§ What is expected: In the data below, find the line containing "Let w_1 = (-2, -3, 4), w_2"; reproduce that line and all subsequent lines exactly, and nothing else.
[Data Boundary: Start]
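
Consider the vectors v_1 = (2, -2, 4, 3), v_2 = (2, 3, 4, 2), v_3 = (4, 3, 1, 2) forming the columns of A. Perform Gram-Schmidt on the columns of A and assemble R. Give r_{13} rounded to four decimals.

r_{13} = 2.0889

v_1 = (2, -2, 4, 3); ‖v_1‖ = 5.7446, so q_1 = (0.3482, -0.3482, 0.6963, 0.5222).
r_{13} = q_1·v_3 = 2.0889.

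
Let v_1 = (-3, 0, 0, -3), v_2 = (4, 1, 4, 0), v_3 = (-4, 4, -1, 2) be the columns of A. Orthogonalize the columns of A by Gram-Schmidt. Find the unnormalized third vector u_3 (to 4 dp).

v_1 = (-3, 0, 0, -3); ‖v_1‖ = 4.2426, so e_1 = (-0.7071, 0.0000, 0.0000, -0.7071).
e_1·v_2 = (-0.7071)·4 + 0.0000·1 + 0.0000·4 + (-0.7071)·0 = -2.8284.
u_2 = v_2 + 2.8284·e_1 = (2.0000, 1.0000, 4.0000, -2.0000).
‖u_2‖ = 5.0000, so e_2 = (0.4000, 0.2000, 0.8000, -0.4000).
e_1·v_3 = (-0.7071)·(-4) + 0.0000·4 + 0.0000·(-1) + (-0.7071)·2 = 1.4142; e_2·v_3 = 0.4000·(-4) + 0.2000·4 + 0.8000·(-1) + (-0.4000)·2 = -2.4000.
u_3 = v_3 − 1.4142·e_1 + 2.4000·e_2 = (-2.0400, 4.4800, 0.9200, 2.0400).

u_3 = (-2.0400, 4.4800, 0.9200, 2.0400)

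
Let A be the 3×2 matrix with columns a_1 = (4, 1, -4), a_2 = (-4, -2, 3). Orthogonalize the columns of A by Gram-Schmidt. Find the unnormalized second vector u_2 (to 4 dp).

a_1 = (4, 1, -4); ‖a_1‖ = 5.7446, so q_1 = (0.6963, 0.1741, -0.6963).
q_1·a_2 = 0.6963·(-4) + 0.1741·(-2) + (-0.6963)·3 = -5.2223.
u_2 = a_2 + 5.2223·q_1 = (-0.3636, -1.0909, -0.6364).

u_2 = (-0.3636, -1.0909, -0.6364)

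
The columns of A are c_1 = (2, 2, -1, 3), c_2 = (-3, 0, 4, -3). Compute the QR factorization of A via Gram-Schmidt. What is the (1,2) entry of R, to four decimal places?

e_1 = c_1/‖c_1‖ = (2, 2, -1, 3)/4.2426 = (0.4714, 0.4714, -0.2357, 0.7071).
r_{12} = e_1·c_2 = -4.4783.

r_{12} = -4.4783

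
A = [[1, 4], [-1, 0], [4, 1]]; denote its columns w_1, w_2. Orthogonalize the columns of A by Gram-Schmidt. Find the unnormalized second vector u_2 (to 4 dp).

u_2 = (3.5556, 0.4444, -0.7778)

w_1 = (1, -1, 4); ‖w_1‖ = 4.2426, so e_1 = (0.2357, -0.2357, 0.9428).
e_1·w_2 = 0.2357·4 + (-0.2357)·0 + 0.9428·1 = 1.8856.
u_2 = w_2 − 1.8856·e_1 = (3.5556, 0.4444, -0.7778).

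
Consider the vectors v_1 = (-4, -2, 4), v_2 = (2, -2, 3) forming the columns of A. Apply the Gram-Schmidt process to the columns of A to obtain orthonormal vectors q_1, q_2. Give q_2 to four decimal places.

q_1 = v_1/‖v_1‖ = (-4, -2, 4)/6.0000 = (-0.6667, -0.3333, 0.6667).
r_{12} = q_1·v_2 = 1.3333.
u_2 = v_2 − 1.3333·q_1 = (2.8889, -1.5556, 2.1111).
‖u_2‖ = 3.9016, so q_2 = (0.7404, -0.3987, 0.5411).

q_2 = (0.7404, -0.3987, 0.5411)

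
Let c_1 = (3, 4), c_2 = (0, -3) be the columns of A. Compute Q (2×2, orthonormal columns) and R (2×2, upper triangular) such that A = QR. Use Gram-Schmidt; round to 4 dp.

Q = [[0.6000, 0.8000], [0.8000, -0.6000]], R = [[5.0000, -2.4000], [0.0000, 1.8000]]

e_1 = c_1/‖c_1‖ = (3, 4)/5.0000 = (0.6000, 0.8000).
r_{12} = e_1·c_2 = -2.4000.
u_2 = c_2 + 2.4000·e_1 = (1.4400, -1.0800).
‖u_2‖ = 1.8000, so e_2 = (0.8000, -0.6000).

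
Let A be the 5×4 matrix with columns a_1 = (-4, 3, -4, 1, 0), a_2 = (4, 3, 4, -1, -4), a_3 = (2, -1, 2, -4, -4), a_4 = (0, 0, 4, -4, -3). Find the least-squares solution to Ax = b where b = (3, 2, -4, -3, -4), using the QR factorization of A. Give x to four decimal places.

x = (0.7766, 0.3349, 2.0828, -1.5162)

a_1 = (-4, 3, -4, 1, 0); ‖a_1‖ = 6.4807, so q_1 = (-0.6172, 0.4629, -0.6172, 0.1543, 0.0000).
q_1·a_2 = (-0.6172)·4 + 0.4629·3 + (-0.6172)·4 + 0.1543·(-1) + 0.0000·(-4) = -3.7033.
u_2 = a_2 + 3.7033·q_1 = (1.7143, 4.7143, 1.7143, -0.4286, -4.0000).
‖u_2‖ = 6.6548, so q_2 = (0.2576, 0.7084, 0.2576, -0.0644, -0.6011).
q_1·a_3 = (-0.6172)·2 + 0.4629·(-1) + (-0.6172)·2 + 0.1543·(-4) + 0.0000·(-4) = -3.5490; q_2·a_3 = 0.2576·2 + 0.7084·(-1) + 0.2576·2 + (-0.0644)·(-4) + (-0.6011)·(-4) = 2.9839.
u_3 = a_3 + 3.5490·q_1 − 2.9839·q_2 = (-0.9591, -1.4710, -0.9591, -3.2602, -2.2065).
‖u_3‖ = 4.4160, so q_3 = (-0.2172, -0.3331, -0.2172, -0.7383, -0.4996).
q_1·a_4 = (-0.6172)·0 + 0.4629·0 + (-0.6172)·4 + 0.1543·(-4) + 0.0000·(-3) = -3.0861; q_2·a_4 = 0.2576·0 + 0.7084·0 + 0.2576·4 + (-0.0644)·(-4) + (-0.6011)·(-3) = 3.0912; q_3·a_4 = (-0.2172)·0 + (-0.3331)·0 + (-0.2172)·4 + (-0.7383)·(-4) + (-0.4996)·(-3) = 3.5833.
u_4 = a_4 + 3.0861·q_1 − 3.0912·q_2 − 3.5833·q_3 = (-1.9228, 0.4323, 2.0772, -0.6793, 0.6484).
‖u_4‖ = 3.0134, so q_4 = (-0.6381, 0.1435, 0.6893, -0.2254, 0.2152).
Qᵀb = (1.0801, 3.7567, 3.7644, -4.5690).
Back-substitute: x_4 = -4.5690/3.0134 = -1.5162.
x_3 = (3.7644 − 3.5833·(-1.5162))/4.4160 = 2.0828.
x_2 = (3.7567 − 2.9839·2.0828 − 3.0912·(-1.5162))/6.6548 = 0.3349.
x_1 = (1.0801 + 3.7033·0.3349 + 3.5490·2.0828 + 3.0861·(-1.5162))/6.4807 = 0.7766.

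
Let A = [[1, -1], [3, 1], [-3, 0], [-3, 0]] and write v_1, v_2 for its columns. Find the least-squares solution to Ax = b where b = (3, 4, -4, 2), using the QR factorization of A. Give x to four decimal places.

x = (0.7692, -0.2692)

v_1 = (1, 3, -3, -3); ‖v_1‖ = 5.2915, so e_1 = (0.1890, 0.5669, -0.5669, -0.5669).
e_1·v_2 = 0.1890·(-1) + 0.5669·1 + (-0.5669)·0 + (-0.5669)·0 = 0.3780.
u_2 = v_2 − 0.3780·e_1 = (-1.0714, 0.7857, 0.2143, 0.2143).
‖u_2‖ = 1.3628, so e_2 = (-0.7862, 0.5766, 0.1572, 0.1572).
Qᵀb = (3.9686, -0.3669).
Back-substitute: x_2 = -0.3669/1.3628 = -0.2692.
x_1 = (3.9686 − 0.3780·(-0.2692))/5.2915 = 0.7692.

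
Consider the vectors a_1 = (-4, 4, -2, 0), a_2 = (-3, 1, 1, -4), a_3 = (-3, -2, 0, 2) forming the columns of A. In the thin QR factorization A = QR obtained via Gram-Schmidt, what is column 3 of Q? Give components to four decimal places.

e_3 = (-0.6764, -0.6227, 0.1074, 0.3785)

a_1 = (-4, 4, -2, 0); ‖a_1‖ = 6.0000, so e_1 = (-0.6667, 0.6667, -0.3333, 0.0000).
e_1·a_2 = (-0.6667)·(-3) + 0.6667·1 + (-0.3333)·1 + 0.0000·(-4) = 2.3333.
u_2 = a_2 − 2.3333·e_1 = (-1.4444, -0.5556, 1.7778, -4.0000).
‖u_2‖ = 4.6428, so e_2 = (-0.3111, -0.1197, 0.3829, -0.8615).
e_1·a_3 = (-0.6667)·(-3) + 0.6667·(-2) + (-0.3333)·0 + 0.0000·2 = 0.6667; e_2·a_3 = (-0.3111)·(-3) + (-0.1197)·(-2) + 0.3829·0 + (-0.8615)·2 = -0.5504.
u_3 = a_3 − 0.6667·e_1 + 0.5504·e_2 = (-2.7268, -2.5103, 0.4330, 1.5258).
‖u_3‖ = 4.0314, so e_3 = (-0.6764, -0.6227, 0.1074, 0.3785).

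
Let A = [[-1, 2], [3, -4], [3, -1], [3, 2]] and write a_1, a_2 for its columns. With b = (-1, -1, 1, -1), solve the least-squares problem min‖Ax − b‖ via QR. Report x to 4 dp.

q_1 = a_1/‖a_1‖ = (-1, 3, 3, 3)/5.2915 = (-0.1890, 0.5669, 0.5669, 0.5669).
r_{12} = q_1·a_2 = -2.0788.
u_2 = a_2 + 2.0788·q_1 = (1.6071, -2.8214, 0.1786, 3.1786).
‖u_2‖ = 4.5474, so q_2 = (0.3534, -0.6205, 0.0393, 0.6990).
Qᵀb = (-0.3780, -0.3927).
Back-substitute: x_2 = -0.3927/4.5474 = -0.0864.
x_1 = (-0.3780 + 2.0788·(-0.0864))/5.2915 = -0.1054.

x = (-0.1054, -0.0864)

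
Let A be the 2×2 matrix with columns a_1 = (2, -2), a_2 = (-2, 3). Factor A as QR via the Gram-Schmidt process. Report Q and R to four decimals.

a_1 = (2, -2); ‖a_1‖ = 2.8284, so q_1 = (0.7071, -0.7071).
q_1·a_2 = 0.7071·(-2) + (-0.7071)·3 = -3.5355.
u_2 = a_2 + 3.5355·q_1 = (0.5000, 0.5000).
‖u_2‖ = 0.7071, so q_2 = (0.7071, 0.7071).

Q = [[0.7071, 0.7071], [-0.7071, 0.7071]], R = [[2.8284, -3.5355], [0.0000, 0.7071]]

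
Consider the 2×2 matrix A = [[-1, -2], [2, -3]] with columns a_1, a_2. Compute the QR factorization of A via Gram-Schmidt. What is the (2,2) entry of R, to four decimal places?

r_{22} = 3.1305

a_1 = (-1, 2); ‖a_1‖ = 2.2361, so e_1 = (-0.4472, 0.8944).
e_1·a_2 = (-0.4472)·(-2) + 0.8944·(-3) = -1.7889.
u_2 = a_2 + 1.7889·e_1 = (-2.8000, -1.4000).
r_{22} = ‖u_2‖ = 3.1305.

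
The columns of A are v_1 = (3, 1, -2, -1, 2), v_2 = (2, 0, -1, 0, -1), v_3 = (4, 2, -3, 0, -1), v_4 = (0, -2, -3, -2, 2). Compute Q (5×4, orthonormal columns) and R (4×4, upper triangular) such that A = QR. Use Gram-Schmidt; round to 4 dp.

Q = [[0.6882, 0.5195, -0.2568, -0.4349], [0.2294, -0.1559, 0.8559, -0.3507], [-0.4588, -0.1818, -0.2996, -0.7855], [-0.2294, 0.1559, 0.2568, -0.2525], [0.4588, -0.8053, -0.2140, -0.0842]], R = [[4.3589, 1.3765, 4.1295, 2.2942], [0.0000, 2.0261, 3.1171, -1.0650], [0.0000, 0.0000, 1.7974, -1.7546], [0.0000, 0.0000, 0.0000, 3.3947]]

q_1 = v_1/‖v_1‖ = (3, 1, -2, -1, 2)/4.3589 = (0.6882, 0.2294, -0.4588, -0.2294, 0.4588).
r_{12} = q_1·v_2 = 1.3765.
u_2 = v_2 − 1.3765·q_1 = (1.0526, -0.3158, -0.3684, 0.3158, -1.6316).
‖u_2‖ = 2.0261, so q_2 = (0.5195, -0.1559, -0.1818, 0.1559, -0.8053).
r_{13} = q_1·v_3 = 4.1295; r_{23} = q_2·v_3 = 3.1171.
u_3 = v_3 − 4.1295·q_1 − 3.1171·q_2 = (-0.4615, 1.5385, -0.5385, 0.4615, -0.3846).
‖u_3‖ = 1.7974, so q_3 = (-0.2568, 0.8559, -0.2996, 0.2568, -0.2140).
r_{14} = q_1·v_4 = 2.2942; r_{24} = q_2·v_4 = -1.0650; r_{34} = q_3·v_4 = -1.7546.
u_4 = v_4 − 2.2942·q_1 + 1.0650·q_2 + 1.7546·q_3 = (-1.4762, -1.1905, -2.6667, -0.8571, -0.2857).
‖u_4‖ = 3.3947, so q_4 = (-0.4349, -0.3507, -0.7855, -0.2525, -0.0842).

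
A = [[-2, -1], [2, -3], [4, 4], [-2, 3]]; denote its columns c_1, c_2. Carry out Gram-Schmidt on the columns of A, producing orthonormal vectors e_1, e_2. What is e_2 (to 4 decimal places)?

e_2 = (-0.0984, -0.5905, 0.5413, 0.5905)

c_1 = (-2, 2, 4, -2); ‖c_1‖ = 5.2915, so e_1 = (-0.3780, 0.3780, 0.7559, -0.3780).
e_1·c_2 = (-0.3780)·(-1) + 0.3780·(-3) + 0.7559·4 + (-0.3780)·3 = 1.1339.
u_2 = c_2 − 1.1339·e_1 = (-0.5714, -3.4286, 3.1429, 3.4286).
‖u_2‖ = 5.8064, so e_2 = (-0.0984, -0.5905, 0.5413, 0.5905).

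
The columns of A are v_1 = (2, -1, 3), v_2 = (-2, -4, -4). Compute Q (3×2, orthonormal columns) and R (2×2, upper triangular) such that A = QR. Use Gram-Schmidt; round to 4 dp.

Q = [[0.5345, -0.0563], [-0.2673, -0.9578], [0.8018, -0.2817]], R = [[3.7417, -3.2071], [0.0000, 5.0709]]

q_1 = v_1/‖v_1‖ = (2, -1, 3)/3.7417 = (0.5345, -0.2673, 0.8018).
r_{12} = q_1·v_2 = -3.2071.
u_2 = v_2 + 3.2071·q_1 = (-0.2857, -4.8571, -1.4286).
‖u_2‖ = 5.0709, so q_2 = (-0.0563, -0.9578, -0.2817).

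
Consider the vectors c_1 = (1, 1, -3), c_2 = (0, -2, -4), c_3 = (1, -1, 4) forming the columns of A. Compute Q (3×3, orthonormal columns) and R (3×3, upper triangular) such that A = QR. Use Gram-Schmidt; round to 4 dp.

c_1 = (1, 1, -3); ‖c_1‖ = 3.3166, so q_1 = (0.3015, 0.3015, -0.9045).
q_1·c_2 = 0.3015·0 + 0.3015·(-2) + (-0.9045)·(-4) = 3.0151.
u_2 = c_2 − 3.0151·q_1 = (-0.9091, -2.9091, -1.2727).
‖u_2‖ = 3.3029, so q_2 = (-0.2752, -0.8808, -0.3853).
q_1·c_3 = 0.3015·1 + 0.3015·(-1) + (-0.9045)·4 = -3.6181; q_2·c_3 = (-0.2752)·1 + (-0.8808)·(-1) + (-0.3853)·4 = -0.9358.
u_3 = c_3 + 3.6181·q_1 + 0.9358·q_2 = (1.8333, -0.7333, 0.3667).
‖u_3‖ = 2.0083, so q_3 = (0.9129, -0.3651, 0.1826).

Q = [[0.3015, -0.2752, 0.9129], [0.3015, -0.8808, -0.3651], [-0.9045, -0.3853, 0.1826]], R = [[3.3166, 3.0151, -3.6181], [0.0000, 3.3029, -0.9358], [0.0000, 0.0000, 2.0083]]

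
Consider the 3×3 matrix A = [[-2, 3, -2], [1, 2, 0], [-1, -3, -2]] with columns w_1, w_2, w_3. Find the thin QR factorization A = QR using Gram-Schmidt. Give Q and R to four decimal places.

w_1 = (-2, 1, -1); ‖w_1‖ = 2.4495, so q_1 = (-0.8165, 0.4082, -0.4082).
q_1·w_2 = (-0.8165)·3 + 0.4082·2 + (-0.4082)·(-3) = -0.4082.
u_2 = w_2 + 0.4082·q_1 = (2.6667, 2.1667, -3.1667).
‖u_2‖ = 4.6726, so q_2 = (0.5707, 0.4637, -0.6777).
q_1·w_3 = (-0.8165)·(-2) + 0.4082·0 + (-0.4082)·(-2) = 2.4495; q_2·w_3 = 0.5707·(-2) + 0.4637·0 + (-0.6777)·(-2) = 0.2140.
u_3 = w_3 − 2.4495·q_1 − 0.2140·q_2 = (-0.1221, -1.0992, -0.8550).
‖u_3‖ = 1.3979, so q_3 = (-0.0874, -0.7863, -0.6116).

Q = [[-0.8165, 0.5707, -0.0874], [0.4082, 0.4637, -0.7863], [-0.4082, -0.6777, -0.6116]], R = [[2.4495, -0.4082, 2.4495], [0.0000, 4.6726, 0.2140], [0.0000, 0.0000, 1.3979]]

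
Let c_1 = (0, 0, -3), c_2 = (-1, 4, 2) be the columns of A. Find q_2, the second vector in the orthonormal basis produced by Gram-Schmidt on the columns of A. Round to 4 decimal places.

q_1 = c_1/‖c_1‖ = (0, 0, -3)/3.0000 = (0.0000, 0.0000, -1.0000).
r_{12} = q_1·c_2 = -2.0000.
u_2 = c_2 + 2.0000·q_1 = (-1.0000, 4.0000, 0.0000).
‖u_2‖ = 4.1231, so q_2 = (-0.2425, 0.9701, 0.0000).

q_2 = (-0.2425, 0.9701, 0.0000)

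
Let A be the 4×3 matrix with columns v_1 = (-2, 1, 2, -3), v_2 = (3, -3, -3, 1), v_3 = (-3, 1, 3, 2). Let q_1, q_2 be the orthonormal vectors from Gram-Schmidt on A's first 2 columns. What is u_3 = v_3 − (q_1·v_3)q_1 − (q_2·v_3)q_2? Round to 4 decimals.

u_3 = (-1.0222, -1.7889, 1.0222, 0.7667)

v_1 = (-2, 1, 2, -3); ‖v_1‖ = 4.2426, so q_1 = (-0.4714, 0.2357, 0.4714, -0.7071).
q_1·v_2 = (-0.4714)·3 + 0.2357·(-3) + 0.4714·(-3) + (-0.7071)·1 = -4.2426.
u_2 = v_2 + 4.2426·q_1 = (1.0000, -2.0000, -1.0000, -2.0000).
‖u_2‖ = 3.1623, so q_2 = (0.3162, -0.6325, -0.3162, -0.6325).
q_1·v_3 = (-0.4714)·(-3) + 0.2357·1 + 0.4714·3 + (-0.7071)·2 = 1.6499; q_2·v_3 = 0.3162·(-3) + (-0.6325)·1 + (-0.3162)·3 + (-0.6325)·2 = -3.7947.
u_3 = v_3 − 1.6499·q_1 + 3.7947·q_2 = (-1.0222, -1.7889, 1.0222, 0.7667).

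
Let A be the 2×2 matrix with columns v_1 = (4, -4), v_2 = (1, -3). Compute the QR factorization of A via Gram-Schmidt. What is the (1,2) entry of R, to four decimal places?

e_1 = v_1/‖v_1‖ = (4, -4)/5.6569 = (0.7071, -0.7071).
r_{12} = e_1·v_2 = 2.8284.

r_{12} = 2.8284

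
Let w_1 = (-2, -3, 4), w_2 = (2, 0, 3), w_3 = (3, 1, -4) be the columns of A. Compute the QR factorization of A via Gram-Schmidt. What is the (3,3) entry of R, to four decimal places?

q_1 = w_1/‖w_1‖ = (-2, -3, 4)/5.3852 = (-0.3714, -0.5571, 0.7428).
r_{12} = q_1·w_2 = 1.4856.
u_2 = w_2 − 1.4856·q_1 = (2.5517, 0.8276, 1.8966).
‖u_2‖ = 3.2853, so q_2 = (0.7767, 0.2519, 0.5773).
r_{13} = q_1·w_3 = -4.6424; r_{23} = q_2·w_3 = 0.2729.
u_3 = w_3 + 4.6424·q_1 − 0.2729·q_2 = (1.0639, -1.6550, -0.7093).
r_{33} = ‖u_3‖ = 2.0914.

r_{33} = 2.0914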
[Data Boundary: End]
§ Answer area:
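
Let w_1 = (-2, -3, 4), w_2 = (2, 0, 3), w_3 = (3, 1, -4) be the columns of A. Compute the QR factorization of A via Gram-Schmidt. What is the (3,3) entry of R, to four decimal places?

q_1 = w_1/‖w_1‖ = (-2, -3, 4)/5.3852 = (-0.3714, -0.5571, 0.7428).
r_{12} = q_1·w_2 = 1.4856.
u_2 = w_2 − 1.4856·q_1 = (2.5517, 0.8276, 1.8966).
‖u_2‖ = 3.2853, so q_2 = (0.7767, 0.2519, 0.5773).
r_{13} = q_1·w_3 = -4.6424; r_{23} = q_2·w_3 = 0.2729.
u_3 = w_3 + 4.6424·q_1 − 0.2729·q_2 = (1.0639, -1.6550, -0.7093).
r_{33} = ‖u_3‖ = 2.0914.

r_{33} = 2.0914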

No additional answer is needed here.